[Collected data]
--*--

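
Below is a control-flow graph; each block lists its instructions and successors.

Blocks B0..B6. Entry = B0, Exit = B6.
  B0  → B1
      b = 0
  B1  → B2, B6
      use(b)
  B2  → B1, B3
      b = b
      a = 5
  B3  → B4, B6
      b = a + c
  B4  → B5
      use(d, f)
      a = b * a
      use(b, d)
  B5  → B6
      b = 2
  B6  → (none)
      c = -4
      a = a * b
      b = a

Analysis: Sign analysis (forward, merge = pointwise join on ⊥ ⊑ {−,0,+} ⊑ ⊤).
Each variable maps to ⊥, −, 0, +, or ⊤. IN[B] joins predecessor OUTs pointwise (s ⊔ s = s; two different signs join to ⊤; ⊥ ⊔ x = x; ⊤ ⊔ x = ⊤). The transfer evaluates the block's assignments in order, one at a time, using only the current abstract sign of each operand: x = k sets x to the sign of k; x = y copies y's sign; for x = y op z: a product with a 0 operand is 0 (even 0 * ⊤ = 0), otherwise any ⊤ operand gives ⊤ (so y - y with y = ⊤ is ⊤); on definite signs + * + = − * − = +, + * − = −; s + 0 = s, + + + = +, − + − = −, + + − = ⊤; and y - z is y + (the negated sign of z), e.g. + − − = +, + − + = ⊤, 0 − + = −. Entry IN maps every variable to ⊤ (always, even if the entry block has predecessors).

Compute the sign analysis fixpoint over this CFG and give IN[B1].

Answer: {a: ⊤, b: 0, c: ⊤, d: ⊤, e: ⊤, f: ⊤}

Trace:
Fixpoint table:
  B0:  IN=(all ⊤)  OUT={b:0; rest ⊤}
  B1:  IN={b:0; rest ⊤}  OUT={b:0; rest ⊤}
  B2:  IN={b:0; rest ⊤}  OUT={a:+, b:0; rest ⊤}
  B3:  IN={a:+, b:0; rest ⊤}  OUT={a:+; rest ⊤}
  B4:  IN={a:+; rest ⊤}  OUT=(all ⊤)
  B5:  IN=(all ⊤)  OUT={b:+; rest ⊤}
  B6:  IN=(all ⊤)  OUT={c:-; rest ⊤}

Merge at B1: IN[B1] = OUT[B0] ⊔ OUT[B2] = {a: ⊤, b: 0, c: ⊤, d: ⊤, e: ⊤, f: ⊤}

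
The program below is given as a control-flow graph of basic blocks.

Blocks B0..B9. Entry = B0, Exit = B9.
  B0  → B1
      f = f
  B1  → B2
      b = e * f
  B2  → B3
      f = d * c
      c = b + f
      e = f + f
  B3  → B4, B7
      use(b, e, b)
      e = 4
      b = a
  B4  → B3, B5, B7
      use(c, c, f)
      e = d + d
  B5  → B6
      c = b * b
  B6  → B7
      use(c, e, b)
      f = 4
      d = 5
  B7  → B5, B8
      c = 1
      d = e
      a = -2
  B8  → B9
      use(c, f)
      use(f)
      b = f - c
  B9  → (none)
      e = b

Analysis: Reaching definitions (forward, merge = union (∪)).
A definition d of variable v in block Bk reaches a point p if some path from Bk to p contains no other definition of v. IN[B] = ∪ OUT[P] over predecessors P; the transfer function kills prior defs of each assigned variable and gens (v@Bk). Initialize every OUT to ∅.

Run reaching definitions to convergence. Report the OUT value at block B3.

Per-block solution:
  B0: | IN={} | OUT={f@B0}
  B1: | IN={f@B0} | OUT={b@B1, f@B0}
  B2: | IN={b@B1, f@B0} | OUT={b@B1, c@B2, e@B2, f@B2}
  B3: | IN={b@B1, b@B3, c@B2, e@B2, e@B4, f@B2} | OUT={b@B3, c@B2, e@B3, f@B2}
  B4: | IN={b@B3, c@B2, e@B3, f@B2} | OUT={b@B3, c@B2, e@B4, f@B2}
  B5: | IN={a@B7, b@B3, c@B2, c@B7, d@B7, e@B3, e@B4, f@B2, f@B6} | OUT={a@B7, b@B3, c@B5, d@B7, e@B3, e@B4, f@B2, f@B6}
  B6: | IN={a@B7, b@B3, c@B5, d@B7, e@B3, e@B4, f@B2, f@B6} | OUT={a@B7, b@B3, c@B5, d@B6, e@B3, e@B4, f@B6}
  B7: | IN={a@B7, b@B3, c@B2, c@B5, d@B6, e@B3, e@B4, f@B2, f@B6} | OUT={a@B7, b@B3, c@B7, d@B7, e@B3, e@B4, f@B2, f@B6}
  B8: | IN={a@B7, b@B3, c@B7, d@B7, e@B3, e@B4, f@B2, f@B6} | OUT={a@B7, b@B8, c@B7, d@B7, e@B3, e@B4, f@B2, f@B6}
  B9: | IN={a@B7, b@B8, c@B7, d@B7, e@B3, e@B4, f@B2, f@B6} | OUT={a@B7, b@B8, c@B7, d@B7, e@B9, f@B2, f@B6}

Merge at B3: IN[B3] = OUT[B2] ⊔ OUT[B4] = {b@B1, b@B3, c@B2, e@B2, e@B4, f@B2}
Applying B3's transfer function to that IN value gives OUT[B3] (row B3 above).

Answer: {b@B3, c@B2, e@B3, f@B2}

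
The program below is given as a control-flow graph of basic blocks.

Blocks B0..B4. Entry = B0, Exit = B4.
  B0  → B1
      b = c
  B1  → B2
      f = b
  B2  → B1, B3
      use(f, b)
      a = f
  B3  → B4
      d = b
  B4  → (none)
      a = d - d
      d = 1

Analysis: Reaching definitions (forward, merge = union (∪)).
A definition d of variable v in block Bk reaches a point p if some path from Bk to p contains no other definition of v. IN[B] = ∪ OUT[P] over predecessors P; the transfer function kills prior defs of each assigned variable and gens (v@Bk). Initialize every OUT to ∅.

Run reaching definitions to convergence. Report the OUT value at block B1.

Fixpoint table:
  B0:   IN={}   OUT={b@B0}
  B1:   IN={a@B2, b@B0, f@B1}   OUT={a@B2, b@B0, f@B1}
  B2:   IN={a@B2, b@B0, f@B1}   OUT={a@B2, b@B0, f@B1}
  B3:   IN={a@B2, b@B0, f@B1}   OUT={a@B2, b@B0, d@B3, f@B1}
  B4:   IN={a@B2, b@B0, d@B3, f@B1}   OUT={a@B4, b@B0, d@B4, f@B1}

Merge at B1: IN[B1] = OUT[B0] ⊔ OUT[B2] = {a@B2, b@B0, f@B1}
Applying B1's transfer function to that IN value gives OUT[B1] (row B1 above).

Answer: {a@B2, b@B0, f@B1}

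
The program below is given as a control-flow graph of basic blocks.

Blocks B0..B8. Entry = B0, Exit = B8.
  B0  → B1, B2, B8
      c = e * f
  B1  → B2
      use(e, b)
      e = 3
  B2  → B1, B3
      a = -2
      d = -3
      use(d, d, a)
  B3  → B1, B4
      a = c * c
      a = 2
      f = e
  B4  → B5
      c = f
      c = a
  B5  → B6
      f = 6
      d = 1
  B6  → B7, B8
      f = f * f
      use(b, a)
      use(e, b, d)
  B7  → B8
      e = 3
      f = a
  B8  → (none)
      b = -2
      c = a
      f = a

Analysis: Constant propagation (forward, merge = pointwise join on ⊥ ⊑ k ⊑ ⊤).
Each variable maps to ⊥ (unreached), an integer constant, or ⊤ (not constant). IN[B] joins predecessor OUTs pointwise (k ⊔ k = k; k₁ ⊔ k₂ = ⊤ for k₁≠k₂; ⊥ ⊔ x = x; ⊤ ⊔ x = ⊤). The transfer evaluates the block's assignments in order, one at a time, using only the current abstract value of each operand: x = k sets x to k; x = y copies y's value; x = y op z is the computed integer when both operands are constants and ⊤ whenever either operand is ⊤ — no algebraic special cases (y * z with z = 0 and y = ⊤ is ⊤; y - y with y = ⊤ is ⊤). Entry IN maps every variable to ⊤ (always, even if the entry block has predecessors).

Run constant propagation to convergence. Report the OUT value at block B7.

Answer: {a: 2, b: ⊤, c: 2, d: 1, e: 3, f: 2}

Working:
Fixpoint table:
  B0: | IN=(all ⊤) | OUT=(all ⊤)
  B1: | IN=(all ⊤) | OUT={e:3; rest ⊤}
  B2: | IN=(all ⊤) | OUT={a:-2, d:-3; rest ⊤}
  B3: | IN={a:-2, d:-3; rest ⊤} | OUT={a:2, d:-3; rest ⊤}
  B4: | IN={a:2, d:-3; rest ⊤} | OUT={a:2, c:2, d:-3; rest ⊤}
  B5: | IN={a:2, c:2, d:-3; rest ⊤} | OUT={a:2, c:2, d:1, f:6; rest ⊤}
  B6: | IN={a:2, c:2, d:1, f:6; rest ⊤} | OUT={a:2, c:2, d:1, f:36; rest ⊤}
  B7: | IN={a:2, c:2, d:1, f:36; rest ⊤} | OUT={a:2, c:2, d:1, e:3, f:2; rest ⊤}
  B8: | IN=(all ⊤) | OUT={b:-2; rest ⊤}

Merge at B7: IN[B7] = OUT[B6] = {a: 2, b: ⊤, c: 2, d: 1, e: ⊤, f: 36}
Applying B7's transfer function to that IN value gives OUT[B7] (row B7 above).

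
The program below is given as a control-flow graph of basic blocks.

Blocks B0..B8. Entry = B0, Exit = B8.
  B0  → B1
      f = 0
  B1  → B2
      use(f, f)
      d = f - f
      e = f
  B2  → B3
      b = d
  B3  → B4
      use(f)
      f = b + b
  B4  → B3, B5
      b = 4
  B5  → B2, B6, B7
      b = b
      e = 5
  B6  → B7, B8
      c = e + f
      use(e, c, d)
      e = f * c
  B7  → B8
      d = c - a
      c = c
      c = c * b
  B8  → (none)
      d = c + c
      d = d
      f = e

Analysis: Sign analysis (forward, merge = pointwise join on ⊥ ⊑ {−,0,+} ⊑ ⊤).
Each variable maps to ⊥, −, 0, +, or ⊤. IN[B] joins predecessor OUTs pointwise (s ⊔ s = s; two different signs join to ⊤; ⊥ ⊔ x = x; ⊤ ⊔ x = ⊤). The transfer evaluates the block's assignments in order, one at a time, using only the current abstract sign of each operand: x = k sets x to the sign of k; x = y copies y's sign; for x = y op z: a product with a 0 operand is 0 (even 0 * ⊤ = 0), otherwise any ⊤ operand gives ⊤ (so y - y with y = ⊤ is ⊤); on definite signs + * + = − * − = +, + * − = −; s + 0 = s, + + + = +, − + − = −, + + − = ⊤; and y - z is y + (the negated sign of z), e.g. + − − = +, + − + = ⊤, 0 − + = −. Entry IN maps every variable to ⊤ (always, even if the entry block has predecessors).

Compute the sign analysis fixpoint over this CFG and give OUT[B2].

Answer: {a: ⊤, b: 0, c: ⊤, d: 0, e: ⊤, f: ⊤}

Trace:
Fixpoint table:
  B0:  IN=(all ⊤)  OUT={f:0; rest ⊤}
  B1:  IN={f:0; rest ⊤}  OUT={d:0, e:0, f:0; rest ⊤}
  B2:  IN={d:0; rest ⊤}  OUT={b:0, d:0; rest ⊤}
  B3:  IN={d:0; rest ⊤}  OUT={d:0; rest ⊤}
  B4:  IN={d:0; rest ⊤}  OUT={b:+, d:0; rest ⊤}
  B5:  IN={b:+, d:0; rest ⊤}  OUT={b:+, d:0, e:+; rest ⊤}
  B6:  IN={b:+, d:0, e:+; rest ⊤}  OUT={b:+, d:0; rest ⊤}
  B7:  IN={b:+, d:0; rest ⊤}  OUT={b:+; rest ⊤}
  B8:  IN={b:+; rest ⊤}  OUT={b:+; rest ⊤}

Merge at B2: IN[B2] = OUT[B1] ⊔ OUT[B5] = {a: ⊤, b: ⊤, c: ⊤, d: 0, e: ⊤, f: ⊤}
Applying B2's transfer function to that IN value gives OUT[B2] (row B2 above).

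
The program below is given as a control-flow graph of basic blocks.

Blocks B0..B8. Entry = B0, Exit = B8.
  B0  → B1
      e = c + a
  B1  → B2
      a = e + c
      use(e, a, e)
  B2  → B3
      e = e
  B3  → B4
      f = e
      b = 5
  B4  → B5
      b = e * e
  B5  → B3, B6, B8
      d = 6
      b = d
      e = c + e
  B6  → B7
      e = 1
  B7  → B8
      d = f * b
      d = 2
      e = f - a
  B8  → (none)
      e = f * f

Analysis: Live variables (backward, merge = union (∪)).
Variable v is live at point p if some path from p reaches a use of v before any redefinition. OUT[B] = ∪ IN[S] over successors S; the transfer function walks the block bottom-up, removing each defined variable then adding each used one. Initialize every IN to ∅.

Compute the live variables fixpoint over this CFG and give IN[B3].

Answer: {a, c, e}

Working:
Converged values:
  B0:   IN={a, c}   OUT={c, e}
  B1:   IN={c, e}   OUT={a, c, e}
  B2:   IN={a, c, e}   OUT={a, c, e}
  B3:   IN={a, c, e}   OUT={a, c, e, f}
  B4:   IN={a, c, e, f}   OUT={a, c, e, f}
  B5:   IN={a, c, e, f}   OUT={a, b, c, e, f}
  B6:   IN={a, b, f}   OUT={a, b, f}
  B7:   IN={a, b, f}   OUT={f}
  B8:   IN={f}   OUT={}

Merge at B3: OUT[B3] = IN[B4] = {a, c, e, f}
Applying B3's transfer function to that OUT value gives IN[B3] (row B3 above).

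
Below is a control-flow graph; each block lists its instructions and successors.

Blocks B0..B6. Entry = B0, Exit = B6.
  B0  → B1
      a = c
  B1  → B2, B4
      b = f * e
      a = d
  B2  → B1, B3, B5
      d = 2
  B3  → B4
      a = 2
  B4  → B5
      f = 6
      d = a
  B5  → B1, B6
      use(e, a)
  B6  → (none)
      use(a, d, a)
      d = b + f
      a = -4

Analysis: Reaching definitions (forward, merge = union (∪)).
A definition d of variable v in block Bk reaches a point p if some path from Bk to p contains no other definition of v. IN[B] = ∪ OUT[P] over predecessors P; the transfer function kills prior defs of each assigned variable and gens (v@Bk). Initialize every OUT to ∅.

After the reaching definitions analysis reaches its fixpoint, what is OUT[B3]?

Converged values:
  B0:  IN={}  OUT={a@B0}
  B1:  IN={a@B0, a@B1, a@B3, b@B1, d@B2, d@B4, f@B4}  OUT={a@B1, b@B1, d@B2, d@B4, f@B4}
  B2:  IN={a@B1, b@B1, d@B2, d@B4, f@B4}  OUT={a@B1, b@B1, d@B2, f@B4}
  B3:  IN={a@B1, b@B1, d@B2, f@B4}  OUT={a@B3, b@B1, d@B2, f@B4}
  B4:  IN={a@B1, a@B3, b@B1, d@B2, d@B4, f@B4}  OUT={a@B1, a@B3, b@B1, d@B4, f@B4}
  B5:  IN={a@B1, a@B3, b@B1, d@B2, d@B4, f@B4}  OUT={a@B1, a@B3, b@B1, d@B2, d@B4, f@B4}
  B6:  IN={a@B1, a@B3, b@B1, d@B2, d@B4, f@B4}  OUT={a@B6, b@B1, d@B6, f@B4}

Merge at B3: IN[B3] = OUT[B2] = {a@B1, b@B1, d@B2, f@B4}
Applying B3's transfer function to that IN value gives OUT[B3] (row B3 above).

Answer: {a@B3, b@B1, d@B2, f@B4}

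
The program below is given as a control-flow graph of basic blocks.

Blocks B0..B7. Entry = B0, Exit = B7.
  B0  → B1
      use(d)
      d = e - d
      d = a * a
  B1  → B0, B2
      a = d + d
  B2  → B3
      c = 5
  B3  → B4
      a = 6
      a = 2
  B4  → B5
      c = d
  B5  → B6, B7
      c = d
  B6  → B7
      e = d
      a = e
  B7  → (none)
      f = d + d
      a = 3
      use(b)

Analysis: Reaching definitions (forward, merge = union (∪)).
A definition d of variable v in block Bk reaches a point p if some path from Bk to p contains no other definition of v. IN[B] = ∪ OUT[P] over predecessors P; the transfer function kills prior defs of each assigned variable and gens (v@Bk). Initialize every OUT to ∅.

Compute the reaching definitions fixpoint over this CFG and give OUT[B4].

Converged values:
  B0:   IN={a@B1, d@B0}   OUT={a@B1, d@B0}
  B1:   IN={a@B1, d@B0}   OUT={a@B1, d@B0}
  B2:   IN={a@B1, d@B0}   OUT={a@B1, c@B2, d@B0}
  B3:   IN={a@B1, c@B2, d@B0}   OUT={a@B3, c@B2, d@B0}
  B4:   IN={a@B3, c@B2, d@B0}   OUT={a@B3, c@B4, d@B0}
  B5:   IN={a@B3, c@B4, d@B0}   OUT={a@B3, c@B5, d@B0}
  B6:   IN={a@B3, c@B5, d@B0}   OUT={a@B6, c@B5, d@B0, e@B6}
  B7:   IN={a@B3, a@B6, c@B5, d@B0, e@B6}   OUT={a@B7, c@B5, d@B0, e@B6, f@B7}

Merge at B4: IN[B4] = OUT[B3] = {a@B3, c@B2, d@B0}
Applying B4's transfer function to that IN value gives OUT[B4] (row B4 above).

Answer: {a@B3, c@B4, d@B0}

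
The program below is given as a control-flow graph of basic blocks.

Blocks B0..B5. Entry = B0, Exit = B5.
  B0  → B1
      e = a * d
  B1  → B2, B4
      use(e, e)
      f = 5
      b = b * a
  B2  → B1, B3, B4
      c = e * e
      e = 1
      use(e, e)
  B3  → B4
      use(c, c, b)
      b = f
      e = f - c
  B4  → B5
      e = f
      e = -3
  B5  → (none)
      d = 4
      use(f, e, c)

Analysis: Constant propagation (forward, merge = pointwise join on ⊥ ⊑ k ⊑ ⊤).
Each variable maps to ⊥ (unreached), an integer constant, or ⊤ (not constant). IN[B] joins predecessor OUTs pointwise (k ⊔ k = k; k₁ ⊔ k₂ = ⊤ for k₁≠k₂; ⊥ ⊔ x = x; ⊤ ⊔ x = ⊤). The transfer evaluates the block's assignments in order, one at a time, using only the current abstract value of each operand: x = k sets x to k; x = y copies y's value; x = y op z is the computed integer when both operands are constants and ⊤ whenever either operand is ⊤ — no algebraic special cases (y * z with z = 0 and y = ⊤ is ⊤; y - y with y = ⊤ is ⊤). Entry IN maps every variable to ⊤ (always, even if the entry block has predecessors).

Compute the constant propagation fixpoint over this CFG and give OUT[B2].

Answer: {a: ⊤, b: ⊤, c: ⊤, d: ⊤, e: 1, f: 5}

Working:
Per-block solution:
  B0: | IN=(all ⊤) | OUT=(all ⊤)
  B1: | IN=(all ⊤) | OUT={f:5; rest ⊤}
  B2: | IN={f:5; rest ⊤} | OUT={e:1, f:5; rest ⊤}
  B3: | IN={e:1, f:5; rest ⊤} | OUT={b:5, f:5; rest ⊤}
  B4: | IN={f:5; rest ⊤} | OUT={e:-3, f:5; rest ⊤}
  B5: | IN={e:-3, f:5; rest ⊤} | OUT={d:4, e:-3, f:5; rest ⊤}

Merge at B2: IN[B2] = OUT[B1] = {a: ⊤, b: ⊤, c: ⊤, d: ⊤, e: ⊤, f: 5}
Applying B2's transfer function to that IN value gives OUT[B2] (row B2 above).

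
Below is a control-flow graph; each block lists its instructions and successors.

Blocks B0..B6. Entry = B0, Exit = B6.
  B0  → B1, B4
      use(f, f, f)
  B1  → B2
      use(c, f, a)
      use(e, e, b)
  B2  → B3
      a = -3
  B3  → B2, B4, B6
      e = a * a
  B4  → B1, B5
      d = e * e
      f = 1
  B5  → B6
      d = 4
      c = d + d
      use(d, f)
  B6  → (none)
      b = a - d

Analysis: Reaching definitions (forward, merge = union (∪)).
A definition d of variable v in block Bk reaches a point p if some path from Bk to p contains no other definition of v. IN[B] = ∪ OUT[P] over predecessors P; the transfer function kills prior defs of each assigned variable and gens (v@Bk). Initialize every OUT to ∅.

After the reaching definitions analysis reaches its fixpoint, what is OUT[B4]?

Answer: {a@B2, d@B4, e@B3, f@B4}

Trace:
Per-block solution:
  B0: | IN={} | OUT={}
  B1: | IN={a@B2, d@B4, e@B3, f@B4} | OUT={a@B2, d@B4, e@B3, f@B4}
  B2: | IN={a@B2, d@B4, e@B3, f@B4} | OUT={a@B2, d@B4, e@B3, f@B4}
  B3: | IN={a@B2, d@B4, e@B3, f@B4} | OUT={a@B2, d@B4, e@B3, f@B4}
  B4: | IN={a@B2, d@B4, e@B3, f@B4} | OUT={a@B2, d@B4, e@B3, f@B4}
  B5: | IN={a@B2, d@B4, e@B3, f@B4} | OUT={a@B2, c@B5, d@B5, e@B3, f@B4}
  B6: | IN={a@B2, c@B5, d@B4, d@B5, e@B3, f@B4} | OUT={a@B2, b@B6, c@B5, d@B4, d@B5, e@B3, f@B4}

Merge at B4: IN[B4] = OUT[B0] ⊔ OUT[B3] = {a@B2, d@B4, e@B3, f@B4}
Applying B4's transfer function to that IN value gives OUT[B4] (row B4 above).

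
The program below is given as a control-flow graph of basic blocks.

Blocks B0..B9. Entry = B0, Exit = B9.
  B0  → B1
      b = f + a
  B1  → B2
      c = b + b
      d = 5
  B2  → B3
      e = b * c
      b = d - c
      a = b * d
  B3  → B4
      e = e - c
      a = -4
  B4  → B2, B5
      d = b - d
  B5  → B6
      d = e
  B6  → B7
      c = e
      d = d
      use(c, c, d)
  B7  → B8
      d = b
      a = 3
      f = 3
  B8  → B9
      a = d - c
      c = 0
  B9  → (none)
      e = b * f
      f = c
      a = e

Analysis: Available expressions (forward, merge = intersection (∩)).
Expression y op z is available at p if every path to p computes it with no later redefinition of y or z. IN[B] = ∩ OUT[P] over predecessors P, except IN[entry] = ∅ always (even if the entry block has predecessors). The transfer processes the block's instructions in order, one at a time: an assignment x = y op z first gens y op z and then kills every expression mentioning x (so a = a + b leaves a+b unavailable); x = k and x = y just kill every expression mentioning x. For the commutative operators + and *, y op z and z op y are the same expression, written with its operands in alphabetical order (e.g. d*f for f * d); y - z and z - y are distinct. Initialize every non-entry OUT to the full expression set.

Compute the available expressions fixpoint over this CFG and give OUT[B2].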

--*--

Assignment: Whenever a line above contains "expressions", copy that line.

Answer for this exercise:
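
Analysis: Available expressions (forward, merge = intersection (∩)).
Compute the available expressions fixpoint over this CFG and give OUT[B2].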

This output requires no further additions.